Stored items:
----

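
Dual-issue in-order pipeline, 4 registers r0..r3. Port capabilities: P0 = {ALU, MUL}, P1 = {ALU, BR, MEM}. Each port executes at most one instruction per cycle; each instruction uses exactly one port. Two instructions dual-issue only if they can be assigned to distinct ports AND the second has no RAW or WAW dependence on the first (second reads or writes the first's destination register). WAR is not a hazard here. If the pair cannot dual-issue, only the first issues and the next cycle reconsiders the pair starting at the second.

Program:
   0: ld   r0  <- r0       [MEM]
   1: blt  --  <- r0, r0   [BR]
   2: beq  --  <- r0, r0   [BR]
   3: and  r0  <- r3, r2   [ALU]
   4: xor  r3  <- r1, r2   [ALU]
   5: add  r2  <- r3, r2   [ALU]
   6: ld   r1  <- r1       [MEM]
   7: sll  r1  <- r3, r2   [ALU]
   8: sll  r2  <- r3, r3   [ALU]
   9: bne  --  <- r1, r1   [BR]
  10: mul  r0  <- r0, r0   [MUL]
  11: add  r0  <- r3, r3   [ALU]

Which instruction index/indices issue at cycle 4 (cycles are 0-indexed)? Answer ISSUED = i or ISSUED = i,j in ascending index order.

ISSUED = 5,6

  cy0 -> i0 (ld) no-port MEM/BR
  cy1 -> i1 (blt) no-port BR/BR
  cy2 -> i2&i3 (beq and) dual
  cy3 -> i4 (xor) RAW r3
  cy4 -> i5&i6 (add ld) dual
  cy5 -> i7&i8 (sll sll) dual
  cy6 -> i9&i10 (bne mul) dual
  cy7 -> i11 (add) tail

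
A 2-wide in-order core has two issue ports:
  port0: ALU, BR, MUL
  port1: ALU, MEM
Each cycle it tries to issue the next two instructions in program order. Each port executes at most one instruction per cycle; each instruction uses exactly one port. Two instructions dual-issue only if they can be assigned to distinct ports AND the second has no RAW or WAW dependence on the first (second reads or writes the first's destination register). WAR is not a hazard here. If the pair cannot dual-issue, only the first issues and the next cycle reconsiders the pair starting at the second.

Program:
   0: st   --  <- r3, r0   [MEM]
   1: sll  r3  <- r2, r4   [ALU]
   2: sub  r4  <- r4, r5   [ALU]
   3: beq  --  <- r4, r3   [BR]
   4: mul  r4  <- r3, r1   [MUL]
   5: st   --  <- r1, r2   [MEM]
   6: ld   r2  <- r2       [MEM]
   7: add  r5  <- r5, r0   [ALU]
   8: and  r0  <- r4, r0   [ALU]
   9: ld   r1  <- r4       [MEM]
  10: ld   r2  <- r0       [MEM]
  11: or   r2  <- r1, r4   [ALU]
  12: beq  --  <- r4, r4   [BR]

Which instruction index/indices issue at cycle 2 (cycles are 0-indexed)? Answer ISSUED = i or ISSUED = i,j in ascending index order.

ISSUED = 3

0. st;sll @i0,i1  | 2-wide
1. sub @i2  | RAW r4
2. beq @i3  | no-port BR/MUL
3. mul;st @i4,i5  | 2-wide
4. ld;add @i6,i7  | 2-wide
5. and;ld @i8,i9  | 2-wide
6. ld @i10  | WAW r2
7. or;beq @i11,i12  | 2-wide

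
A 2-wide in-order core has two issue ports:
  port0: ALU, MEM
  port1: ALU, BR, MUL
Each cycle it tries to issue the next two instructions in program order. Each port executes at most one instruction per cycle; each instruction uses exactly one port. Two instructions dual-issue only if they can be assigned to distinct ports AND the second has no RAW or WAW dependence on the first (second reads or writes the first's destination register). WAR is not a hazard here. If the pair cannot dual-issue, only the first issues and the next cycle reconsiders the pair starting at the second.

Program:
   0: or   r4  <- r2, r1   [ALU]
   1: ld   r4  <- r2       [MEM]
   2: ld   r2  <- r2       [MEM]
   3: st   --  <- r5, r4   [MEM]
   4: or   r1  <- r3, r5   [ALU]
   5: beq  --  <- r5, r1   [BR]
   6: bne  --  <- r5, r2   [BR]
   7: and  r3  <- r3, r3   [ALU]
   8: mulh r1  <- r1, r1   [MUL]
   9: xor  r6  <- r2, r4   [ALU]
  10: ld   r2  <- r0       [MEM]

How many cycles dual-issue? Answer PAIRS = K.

PAIRS = 3

[0] i0  or  -- WAW r4
[1] i1  ld  -- no-port MEM/MEM
[2] i2  ld  -- no-port MEM/MEM
[3] i3+i4  st+or  -- 2-wide
[4] i5  beq  -- no-port BR/BR
[5] i6+i7  bne+and  -- 2-wide
[6] i8+i9  mulh+xor  -- 2-wide
[7] i10  ld  -- tail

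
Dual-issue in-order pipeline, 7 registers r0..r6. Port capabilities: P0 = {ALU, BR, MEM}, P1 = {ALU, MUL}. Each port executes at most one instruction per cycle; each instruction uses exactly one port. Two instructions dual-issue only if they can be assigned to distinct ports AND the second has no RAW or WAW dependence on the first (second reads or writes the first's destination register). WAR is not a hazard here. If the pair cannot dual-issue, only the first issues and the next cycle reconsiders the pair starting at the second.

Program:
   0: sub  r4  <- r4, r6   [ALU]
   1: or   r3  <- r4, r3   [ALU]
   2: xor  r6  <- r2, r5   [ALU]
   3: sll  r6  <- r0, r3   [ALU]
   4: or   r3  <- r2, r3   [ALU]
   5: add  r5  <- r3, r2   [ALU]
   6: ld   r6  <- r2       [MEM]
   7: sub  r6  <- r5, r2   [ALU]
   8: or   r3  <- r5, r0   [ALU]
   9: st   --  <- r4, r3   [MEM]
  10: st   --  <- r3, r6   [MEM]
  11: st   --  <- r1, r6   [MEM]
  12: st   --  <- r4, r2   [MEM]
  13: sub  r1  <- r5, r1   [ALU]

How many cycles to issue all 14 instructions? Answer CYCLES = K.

[0] i0  sub  -- RAW r4
[1] i1&i2  or+xor  -- pair
[2] i3&i4  sll+or  -- pair
[3] i5&i6  add+ld  -- pair
[4] i7&i8  sub+or  -- pair
[5] i9  st  -- no-port MEM/MEM
[6] i10  st  -- no-port MEM/MEM
[7] i11  st  -- no-port MEM/MEM
[8] i12&i13  st+sub  -- pair

CYCLES = 9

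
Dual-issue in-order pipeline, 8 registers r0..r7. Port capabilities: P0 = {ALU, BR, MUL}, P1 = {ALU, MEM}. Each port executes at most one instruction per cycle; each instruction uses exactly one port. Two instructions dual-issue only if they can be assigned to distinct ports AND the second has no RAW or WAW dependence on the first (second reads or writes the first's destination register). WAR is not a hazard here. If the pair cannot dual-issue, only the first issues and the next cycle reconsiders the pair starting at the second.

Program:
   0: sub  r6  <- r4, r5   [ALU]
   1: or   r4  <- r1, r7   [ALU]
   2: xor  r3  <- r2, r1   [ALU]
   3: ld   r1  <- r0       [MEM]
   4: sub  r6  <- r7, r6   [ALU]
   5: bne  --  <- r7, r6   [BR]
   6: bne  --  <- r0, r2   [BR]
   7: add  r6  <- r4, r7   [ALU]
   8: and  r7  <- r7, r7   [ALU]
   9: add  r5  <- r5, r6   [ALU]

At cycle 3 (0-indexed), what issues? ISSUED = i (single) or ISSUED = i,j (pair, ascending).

ISSUED = 5

  cy0 -> i0&i1 (sub.ALU+or.ALU) dual
  cy1 -> i2&i3 (xor.ALU+ld.MEM) dual
  cy2 -> i4 (sub.ALU) RAW r6
  cy3 -> i5 (bne.BR) no-port BR/BR
  cy4 -> i6&i7 (bne.BR+add.ALU) dual
  cy5 -> i8&i9 (and.ALU+add.ALU) dual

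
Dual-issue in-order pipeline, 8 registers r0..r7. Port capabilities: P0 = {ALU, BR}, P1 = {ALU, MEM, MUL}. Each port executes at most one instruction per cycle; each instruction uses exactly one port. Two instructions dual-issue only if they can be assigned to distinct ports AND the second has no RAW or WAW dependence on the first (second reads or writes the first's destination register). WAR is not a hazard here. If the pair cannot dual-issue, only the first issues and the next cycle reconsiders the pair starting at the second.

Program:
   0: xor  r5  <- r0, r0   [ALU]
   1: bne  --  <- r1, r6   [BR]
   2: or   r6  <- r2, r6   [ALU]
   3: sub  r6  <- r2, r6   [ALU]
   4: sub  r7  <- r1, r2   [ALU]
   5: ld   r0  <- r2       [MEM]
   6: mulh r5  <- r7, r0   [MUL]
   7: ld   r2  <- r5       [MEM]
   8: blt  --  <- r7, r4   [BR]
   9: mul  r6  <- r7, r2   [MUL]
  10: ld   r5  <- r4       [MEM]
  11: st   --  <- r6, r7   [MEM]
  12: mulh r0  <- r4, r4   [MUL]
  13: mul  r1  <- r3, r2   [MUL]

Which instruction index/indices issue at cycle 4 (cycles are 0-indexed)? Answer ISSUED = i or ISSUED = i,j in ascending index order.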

----

◆ Assigned task ◆
Reproduce exactly the line containing "12: mulh r0" and every line after it through the end of the records above, and nothing else.

◆ Result of this task ◆
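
  12: mulh r0  <- r4, r4   [MUL]
  13: mul  r1  <- r3, r2   [MUL]

Which instruction index/indices issue at cycle 4 (cycles are 0-indexed)? Answer ISSUED = i or ISSUED = i,j in ascending index order.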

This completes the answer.